WHAT TO WORK ON. The data that follows should be copied out exactly.
DATA TO EXAMINE: Begin
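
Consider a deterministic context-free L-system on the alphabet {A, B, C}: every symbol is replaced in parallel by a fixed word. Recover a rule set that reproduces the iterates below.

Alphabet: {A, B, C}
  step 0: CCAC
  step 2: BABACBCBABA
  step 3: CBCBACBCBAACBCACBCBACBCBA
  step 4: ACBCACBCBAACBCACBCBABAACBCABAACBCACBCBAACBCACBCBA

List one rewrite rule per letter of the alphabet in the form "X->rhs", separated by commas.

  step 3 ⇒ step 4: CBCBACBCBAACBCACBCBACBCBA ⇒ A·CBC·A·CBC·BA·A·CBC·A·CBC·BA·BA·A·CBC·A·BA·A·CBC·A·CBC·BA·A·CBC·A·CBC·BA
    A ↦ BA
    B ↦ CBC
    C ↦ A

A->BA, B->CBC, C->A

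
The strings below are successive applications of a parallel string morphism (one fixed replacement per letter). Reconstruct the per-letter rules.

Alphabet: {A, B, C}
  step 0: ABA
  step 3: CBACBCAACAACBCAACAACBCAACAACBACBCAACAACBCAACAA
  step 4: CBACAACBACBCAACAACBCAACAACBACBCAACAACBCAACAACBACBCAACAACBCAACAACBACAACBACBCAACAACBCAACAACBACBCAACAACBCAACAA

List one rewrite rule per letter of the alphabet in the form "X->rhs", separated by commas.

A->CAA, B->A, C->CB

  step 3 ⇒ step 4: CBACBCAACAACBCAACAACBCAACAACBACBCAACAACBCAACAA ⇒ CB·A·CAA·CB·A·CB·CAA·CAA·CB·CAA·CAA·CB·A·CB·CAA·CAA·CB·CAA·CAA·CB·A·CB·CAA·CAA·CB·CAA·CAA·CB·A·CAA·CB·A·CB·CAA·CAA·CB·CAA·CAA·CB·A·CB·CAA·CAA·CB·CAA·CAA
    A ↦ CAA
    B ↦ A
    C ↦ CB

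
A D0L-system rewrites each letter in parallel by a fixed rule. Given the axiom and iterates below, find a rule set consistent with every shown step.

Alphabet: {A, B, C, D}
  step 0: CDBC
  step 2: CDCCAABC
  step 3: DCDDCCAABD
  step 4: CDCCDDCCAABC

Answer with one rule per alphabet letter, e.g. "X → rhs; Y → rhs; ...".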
DATA TO EXAMINE: End
PROBLEM SOLUTION.
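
Consider a deterministic context-free L-system on the alphabet {A, B, C}: every symbol is replaced in parallel by a fixed word. Recover a rule set that reproduces the iterates below.

Alphabet: {A, B, C}
  step 0: CCAC
  step 2: BABACBCBABA
  step 3: CBCBACBCBAACBCACBCBACBCBA
  step 4: ACBCACBCBAACBCACBCBABAACBCABAACBCACBCBAACBCACBCBA

List one rewrite rule per letter of the alphabet in the form "X->rhs", separated by commas.

  step 3 ⇒ step 4: CBCBACBCBAACBCACBCBACBCBA ⇒ A·CBC·A·CBC·BA·A·CBC·A·CBC·BA·BA·A·CBC·A·BA·A·CBC·A·CBC·BA·A·CBC·A·CBC·BA
    A ↦ BA
    B ↦ CBC
    C ↦ A

A->BA, B->CBC, C->A

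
The strings below are successive applications of a parallel string morphism (one fixed replacement per letter). Reconstruct the per-letter rules.

Alphabet: {A, B, C}
  step 0: ABA
  step 3: CBACBCAACAACBCAACAACBCAACAACBACBCAACAACBCAACAA
  step 4: CBACAACBACBCAACAACBCAACAACBACBCAACAACBCAACAACBACBCAACAACBCAACAACBACAACBACBCAACAACBCAACAACBACBCAACAACBCAACAA

List one rewrite rule per letter of the alphabet in the form "X->rhs", separated by commas.

A->CAA, B->A, C->CB

  step 3 ⇒ step 4: CBACBCAACAACBCAACAACBCAACAACBACBCAACAACBCAACAA ⇒ CB·A·CAA·CB·A·CB·CAA·CAA·CB·CAA·CAA·CB·A·CB·CAA·CAA·CB·CAA·CAA·CB·A·CB·CAA·CAA·CB·CAA·CAA·CB·A·CAA·CB·A·CB·CAA·CAA·CB·CAA·CAA·CB·A·CB·CAA·CAA·CB·CAA·CAA
    A ↦ CAA
    B ↦ A
    C ↦ CB

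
A D0L-system rewrites each letter in parallel by a fixed rule. Given the axiom and iterates below, find a rule set consistent with every shown step.

Alphabet: {A, B, C, D}
  step 0: CDBC
  step 2: CDCCAABC
  step 3: DCDDCCAABD
  step 4: CDCCDDCCAABC

Answer with one rule per alphabet letter, e.g. "X → rhs; Y → rhs; ...".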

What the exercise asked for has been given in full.